THE PROBLEM –
Although the data below holds other lines too, output only those from the line with "Answer: 379/2 ≈ 189.50" up to and including the line with "Answer: -1833791230/6242897101 ≈ -0.29374", exactly as they appear.

---------- EXTRACTED ENTRIES ----------

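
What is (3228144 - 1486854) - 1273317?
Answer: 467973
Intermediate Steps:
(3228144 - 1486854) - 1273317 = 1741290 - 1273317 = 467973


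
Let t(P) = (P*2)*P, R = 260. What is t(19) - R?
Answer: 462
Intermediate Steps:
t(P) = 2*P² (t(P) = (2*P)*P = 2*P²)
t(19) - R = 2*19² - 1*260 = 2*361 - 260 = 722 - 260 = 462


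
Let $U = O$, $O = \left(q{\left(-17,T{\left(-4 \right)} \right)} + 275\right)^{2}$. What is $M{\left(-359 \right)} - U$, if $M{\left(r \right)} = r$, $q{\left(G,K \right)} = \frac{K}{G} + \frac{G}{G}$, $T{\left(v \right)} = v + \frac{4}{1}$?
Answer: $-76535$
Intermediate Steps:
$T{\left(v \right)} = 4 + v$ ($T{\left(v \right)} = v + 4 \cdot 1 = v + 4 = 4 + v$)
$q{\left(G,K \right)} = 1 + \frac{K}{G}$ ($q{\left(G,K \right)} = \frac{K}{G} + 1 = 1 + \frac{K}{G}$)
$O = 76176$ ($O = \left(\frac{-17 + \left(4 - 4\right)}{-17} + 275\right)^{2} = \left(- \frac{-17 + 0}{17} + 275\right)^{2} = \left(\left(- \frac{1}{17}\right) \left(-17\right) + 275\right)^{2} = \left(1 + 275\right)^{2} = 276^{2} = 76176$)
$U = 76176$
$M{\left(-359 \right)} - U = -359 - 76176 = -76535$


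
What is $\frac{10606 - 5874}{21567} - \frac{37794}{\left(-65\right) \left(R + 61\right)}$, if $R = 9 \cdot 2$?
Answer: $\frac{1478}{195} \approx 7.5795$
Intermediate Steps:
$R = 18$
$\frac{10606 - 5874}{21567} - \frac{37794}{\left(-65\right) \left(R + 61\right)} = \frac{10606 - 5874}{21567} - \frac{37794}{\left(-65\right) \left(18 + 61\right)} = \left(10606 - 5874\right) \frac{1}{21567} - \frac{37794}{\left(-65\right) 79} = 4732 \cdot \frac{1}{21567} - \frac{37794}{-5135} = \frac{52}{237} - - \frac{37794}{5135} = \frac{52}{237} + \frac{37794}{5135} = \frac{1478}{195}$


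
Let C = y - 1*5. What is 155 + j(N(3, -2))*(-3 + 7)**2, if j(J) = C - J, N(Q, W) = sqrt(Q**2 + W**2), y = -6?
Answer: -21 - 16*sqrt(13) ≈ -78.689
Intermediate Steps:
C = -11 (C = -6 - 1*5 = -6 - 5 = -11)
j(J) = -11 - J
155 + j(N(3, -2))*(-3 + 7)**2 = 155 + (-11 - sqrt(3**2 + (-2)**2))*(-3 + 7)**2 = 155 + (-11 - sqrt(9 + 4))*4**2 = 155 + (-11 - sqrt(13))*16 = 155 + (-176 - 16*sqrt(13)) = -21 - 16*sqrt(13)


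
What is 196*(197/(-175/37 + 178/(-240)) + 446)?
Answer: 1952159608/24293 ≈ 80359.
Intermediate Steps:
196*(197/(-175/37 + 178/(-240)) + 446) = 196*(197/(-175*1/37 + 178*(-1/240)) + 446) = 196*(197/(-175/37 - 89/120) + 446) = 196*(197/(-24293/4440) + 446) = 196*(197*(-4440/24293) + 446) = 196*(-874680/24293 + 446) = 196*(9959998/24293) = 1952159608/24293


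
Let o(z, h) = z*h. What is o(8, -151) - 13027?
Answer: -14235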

----------
---------- EXTRACTED ENTRIES ----------

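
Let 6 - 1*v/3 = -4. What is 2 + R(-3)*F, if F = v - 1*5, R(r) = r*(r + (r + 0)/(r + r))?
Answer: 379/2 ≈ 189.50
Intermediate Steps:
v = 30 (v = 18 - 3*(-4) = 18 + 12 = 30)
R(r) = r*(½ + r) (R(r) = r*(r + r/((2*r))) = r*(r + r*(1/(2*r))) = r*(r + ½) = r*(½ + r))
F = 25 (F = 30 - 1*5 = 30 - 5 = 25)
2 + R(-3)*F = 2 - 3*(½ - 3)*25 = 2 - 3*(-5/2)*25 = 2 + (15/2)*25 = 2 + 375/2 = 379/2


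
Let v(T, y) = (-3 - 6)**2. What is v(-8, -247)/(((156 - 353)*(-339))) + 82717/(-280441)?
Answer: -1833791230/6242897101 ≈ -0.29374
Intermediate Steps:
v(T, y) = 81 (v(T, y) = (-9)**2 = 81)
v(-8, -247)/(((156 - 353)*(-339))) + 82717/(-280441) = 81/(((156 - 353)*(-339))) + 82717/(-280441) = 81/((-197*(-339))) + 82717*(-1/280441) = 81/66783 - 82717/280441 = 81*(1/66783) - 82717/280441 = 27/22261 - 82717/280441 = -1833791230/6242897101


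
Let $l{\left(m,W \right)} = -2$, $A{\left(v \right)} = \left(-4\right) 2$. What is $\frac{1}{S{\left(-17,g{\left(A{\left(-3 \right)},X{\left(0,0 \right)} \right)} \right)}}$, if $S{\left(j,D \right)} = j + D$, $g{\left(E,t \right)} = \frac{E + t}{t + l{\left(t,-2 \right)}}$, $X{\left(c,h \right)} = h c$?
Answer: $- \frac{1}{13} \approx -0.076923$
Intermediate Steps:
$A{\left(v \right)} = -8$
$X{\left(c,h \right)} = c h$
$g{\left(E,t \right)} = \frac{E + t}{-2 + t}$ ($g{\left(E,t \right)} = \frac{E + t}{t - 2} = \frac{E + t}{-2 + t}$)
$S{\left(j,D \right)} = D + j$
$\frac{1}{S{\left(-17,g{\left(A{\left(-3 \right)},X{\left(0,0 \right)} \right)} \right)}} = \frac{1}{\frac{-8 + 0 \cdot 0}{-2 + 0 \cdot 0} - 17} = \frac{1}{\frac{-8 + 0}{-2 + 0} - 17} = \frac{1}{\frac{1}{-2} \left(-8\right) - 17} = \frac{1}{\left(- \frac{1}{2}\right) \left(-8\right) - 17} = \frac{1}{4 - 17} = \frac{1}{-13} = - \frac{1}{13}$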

----------
---------- EXTRACTED ENTRIES ----------

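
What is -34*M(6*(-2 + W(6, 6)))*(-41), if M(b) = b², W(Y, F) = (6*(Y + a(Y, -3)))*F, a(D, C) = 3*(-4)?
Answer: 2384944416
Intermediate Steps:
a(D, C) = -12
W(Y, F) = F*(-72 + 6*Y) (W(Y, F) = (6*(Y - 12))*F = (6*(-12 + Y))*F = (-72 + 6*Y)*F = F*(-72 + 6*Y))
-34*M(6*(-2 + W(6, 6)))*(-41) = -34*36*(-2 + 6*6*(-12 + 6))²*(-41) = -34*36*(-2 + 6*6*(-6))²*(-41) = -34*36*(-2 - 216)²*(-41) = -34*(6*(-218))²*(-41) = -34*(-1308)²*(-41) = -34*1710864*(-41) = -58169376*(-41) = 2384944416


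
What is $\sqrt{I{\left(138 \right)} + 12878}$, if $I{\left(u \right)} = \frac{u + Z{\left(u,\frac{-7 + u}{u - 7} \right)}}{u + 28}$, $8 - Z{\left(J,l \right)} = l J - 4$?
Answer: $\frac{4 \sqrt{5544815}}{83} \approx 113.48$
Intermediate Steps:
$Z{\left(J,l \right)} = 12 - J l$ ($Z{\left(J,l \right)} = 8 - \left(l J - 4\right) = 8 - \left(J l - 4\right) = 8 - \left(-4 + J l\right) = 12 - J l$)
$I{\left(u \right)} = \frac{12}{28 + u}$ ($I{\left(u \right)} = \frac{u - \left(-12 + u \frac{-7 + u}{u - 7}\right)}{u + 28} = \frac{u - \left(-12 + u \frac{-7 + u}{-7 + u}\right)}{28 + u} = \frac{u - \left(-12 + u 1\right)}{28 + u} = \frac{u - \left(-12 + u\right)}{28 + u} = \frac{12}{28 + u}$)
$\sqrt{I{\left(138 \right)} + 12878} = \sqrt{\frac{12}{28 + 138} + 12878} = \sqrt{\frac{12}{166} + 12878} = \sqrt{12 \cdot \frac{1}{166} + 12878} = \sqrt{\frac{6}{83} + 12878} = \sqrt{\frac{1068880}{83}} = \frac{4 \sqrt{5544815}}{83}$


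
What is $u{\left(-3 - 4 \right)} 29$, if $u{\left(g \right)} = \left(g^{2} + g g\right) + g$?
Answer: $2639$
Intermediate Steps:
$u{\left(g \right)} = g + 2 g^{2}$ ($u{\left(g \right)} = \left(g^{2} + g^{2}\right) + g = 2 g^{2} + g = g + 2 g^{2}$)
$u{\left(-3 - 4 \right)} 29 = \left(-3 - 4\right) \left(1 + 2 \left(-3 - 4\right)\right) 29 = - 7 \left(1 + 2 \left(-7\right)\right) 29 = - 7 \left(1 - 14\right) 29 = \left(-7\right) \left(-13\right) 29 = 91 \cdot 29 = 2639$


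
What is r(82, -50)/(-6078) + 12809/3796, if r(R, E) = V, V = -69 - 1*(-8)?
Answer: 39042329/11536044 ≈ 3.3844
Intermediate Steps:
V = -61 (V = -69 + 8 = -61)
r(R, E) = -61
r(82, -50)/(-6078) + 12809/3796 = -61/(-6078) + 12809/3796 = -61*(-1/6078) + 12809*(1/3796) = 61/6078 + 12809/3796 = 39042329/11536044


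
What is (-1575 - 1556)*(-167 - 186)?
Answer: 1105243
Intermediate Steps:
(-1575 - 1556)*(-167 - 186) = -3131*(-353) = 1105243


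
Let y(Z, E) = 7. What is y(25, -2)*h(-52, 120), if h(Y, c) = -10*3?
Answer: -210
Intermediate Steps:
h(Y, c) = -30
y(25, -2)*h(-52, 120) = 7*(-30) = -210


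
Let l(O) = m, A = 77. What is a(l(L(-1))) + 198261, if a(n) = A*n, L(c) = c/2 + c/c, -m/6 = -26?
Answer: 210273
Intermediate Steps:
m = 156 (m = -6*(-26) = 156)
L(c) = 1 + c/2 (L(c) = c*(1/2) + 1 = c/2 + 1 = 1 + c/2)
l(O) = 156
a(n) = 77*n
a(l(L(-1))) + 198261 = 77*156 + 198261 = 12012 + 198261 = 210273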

----------

TASK ANSWER –
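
Answer: 379/2 ≈ 189.50
Intermediate Steps:
v = 30 (v = 18 - 3*(-4) = 18 + 12 = 30)
R(r) = r*(½ + r) (R(r) = r*(r + r/((2*r))) = r*(r + r*(1/(2*r))) = r*(r + ½) = r*(½ + r))
F = 25 (F = 30 - 1*5 = 30 - 5 = 25)
2 + R(-3)*F = 2 - 3*(½ - 3)*25 = 2 - 3*(-5/2)*25 = 2 + (15/2)*25 = 2 + 375/2 = 379/2


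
Let v(T, y) = (-3 - 6)**2. What is v(-8, -247)/(((156 - 353)*(-339))) + 82717/(-280441)?
Answer: -1833791230/6242897101 ≈ -0.29374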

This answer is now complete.